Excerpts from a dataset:
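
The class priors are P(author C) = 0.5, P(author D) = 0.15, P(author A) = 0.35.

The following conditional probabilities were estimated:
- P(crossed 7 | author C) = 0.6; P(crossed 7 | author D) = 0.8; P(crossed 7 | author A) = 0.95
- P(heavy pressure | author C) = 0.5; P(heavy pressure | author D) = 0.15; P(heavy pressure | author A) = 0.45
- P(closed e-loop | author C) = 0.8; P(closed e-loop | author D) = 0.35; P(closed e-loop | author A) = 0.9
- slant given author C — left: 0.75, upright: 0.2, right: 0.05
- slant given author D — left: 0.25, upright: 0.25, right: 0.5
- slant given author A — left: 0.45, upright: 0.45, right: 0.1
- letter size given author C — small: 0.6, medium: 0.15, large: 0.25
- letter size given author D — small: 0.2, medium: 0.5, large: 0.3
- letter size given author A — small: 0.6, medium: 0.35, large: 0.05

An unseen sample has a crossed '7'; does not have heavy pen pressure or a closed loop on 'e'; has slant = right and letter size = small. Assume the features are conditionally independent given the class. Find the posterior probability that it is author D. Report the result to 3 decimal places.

0.768

author C: 0.5 × 0.6 × (1−0.5) × (1−0.8) × 0.05 × 0.6 = 0.0009
author D: 0.15 × 0.8 × (1−0.15) × (1−0.35) × 0.5 × 0.2 = 0.00663
author A: 0.35 × 0.95 × (1−0.45) × (1−0.9) × 0.1 × 0.6 = 0.00109725
P(author D | x) = 0.00663 / 0.00862725 ≈ 0.768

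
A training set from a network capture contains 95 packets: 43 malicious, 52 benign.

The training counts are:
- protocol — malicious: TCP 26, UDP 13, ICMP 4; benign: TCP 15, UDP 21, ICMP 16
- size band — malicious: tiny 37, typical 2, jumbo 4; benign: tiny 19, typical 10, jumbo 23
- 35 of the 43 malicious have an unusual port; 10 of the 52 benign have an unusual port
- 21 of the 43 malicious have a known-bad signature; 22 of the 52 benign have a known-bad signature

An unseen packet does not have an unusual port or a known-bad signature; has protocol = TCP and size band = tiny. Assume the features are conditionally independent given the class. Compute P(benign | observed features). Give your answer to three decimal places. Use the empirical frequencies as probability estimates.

0.545

malicious: (43/95) × (26/43) × (37/43) × (8/43) × (22/43) ≈ 0.022416
benign: (52/95) × (15/52) × (19/52) × (42/52) × (30/52) ≈ 0.0268832
P(benign | x) = 0.0268832 / 0.0492992 ≈ 0.545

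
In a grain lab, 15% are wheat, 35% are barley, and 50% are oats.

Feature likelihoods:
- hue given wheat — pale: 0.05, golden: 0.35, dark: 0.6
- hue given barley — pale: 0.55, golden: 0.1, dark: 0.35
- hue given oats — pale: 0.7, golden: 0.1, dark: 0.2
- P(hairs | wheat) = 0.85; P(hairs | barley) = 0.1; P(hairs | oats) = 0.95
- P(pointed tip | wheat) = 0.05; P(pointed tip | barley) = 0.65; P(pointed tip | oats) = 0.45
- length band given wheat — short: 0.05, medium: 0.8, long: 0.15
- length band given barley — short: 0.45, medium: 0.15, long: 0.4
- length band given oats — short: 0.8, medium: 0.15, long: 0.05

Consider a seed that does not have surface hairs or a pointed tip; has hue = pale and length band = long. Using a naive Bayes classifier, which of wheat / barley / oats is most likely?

wheat: 0.15 × 0.05 × (1−0.85) × (1−0.05) × 0.15 = 0.0001603125
barley: 0.35 × 0.55 × (1−0.1) × (1−0.65) × 0.4 = 0.024255
oats: 0.5 × 0.7 × (1−0.95) × (1−0.45) × 0.05 = 0.00048125
Highest score → barley.

barley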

* [About this exercise]: Write out, from the lines above, only those from the line with "An unseen packet" to the line with "- hue given wheat", exactly as given, including the first and the last.

* [Response to the task]:
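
An unseen packet does not have an unusual port or a known-bad signature; has protocol = TCP and size band = tiny. Assume the features are conditionally independent given the class. Compute P(benign | observed features). Give your answer to three decimal places. Use the empirical frequencies as probability estimates.

0.545

malicious: (43/95) × (26/43) × (37/43) × (8/43) × (22/43) ≈ 0.022416
benign: (52/95) × (15/52) × (19/52) × (42/52) × (30/52) ≈ 0.0268832
P(benign | x) = 0.0268832 / 0.0492992 ≈ 0.545

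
In a grain lab, 15% are wheat, 35% are barley, and 50% are oats.

Feature likelihoods:
- hue given wheat — pale: 0.05, golden: 0.35, dark: 0.6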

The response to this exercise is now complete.